[Saved entries]
* * * * *

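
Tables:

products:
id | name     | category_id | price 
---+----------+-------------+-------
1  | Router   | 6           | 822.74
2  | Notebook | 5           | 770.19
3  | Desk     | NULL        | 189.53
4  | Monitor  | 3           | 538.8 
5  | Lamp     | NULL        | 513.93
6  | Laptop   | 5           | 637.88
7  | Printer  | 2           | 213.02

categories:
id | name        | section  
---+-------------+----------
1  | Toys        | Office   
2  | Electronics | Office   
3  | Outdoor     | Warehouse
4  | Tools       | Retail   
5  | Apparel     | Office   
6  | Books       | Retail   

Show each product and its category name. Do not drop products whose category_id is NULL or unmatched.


LEFT JOIN keeps every row from products (the left table); where category_id has no match in categories, the category columns become NULL. Walk through each product:
  - product 1 (Router): category_id=6 -> matches Books
  - product 2 (Notebook): category_id=5 -> matches Apparel
  - product 3 (Desk): category_id=NULL, no match -> kept with NULL
  - product 4 (Monitor): category_id=3 -> matches Outdoor
  - product 5 (Lamp): category_id=NULL, no match -> kept with NULL
  - product 6 (Laptop): category_id=5 -> matches Apparel
  - product 7 (Printer): category_id=2 -> matches Electronics
All 7 rows appear; 2 have NULL category.

SQL:
SELECT a.name, b.name AS category
FROM products a
LEFT JOIN categories b ON a.category_id = b.id

Result:
name     | category   
---------+------------
Router   | Books      
Notebook | Apparel    
Desk     | NULL       
Monitor  | Outdoor    
Lamp     | NULL       
Laptop   | Apparel    
Printer  | Electronics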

* * * * *

• Task statement: Every line in the data that holds the string "Office" should be returned.

• Written answer:
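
1  | Toys        | Office   
2  | Electronics | Office   
5  | Apparel     | Office   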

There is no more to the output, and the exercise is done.